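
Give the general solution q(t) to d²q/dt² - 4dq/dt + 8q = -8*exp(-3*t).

q = -8*exp(-3*t)/29 + C1*cos(2*t)*exp(2*t) + C2*exp(2*t)*sin(2*t)

Characteristic equation r² - 4r + 8 = 0 has discriminant (-4)² - 4·(8) = -16 < 0, so r = 2 ± 2i.
Hence q_h = C1*cos(2*t)*exp(2*t) + C2*exp(2*t)*sin(2*t).
Try q_p = A*exp(-3*t). Substituting into the equation and dividing by exp(-3*t) gives A = -8/29, so q_p = -8*exp(-3*t)/29.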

**THE PROBLEM:**
What you hand back must match the records above exactly.

**OUTPUT OF THE TASK:**
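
Give the general solution q(t) to d²q/dt² - 4dq/dt + 8q = -8*exp(-3*t).

q = -8*exp(-3*t)/29 + C1*cos(2*t)*exp(2*t) + C2*exp(2*t)*sin(2*t)

Characteristic equation r² - 4r + 8 = 0 has discriminant (-4)² - 4·(8) = -16 < 0, so r = 2 ± 2i.
Hence q_h = C1*cos(2*t)*exp(2*t) + C2*exp(2*t)*sin(2*t).
Try q_p = A*exp(-3*t). Substituting into the equation and dividing by exp(-3*t) gives A = -8/29, so q_p = -8*exp(-3*t)/29.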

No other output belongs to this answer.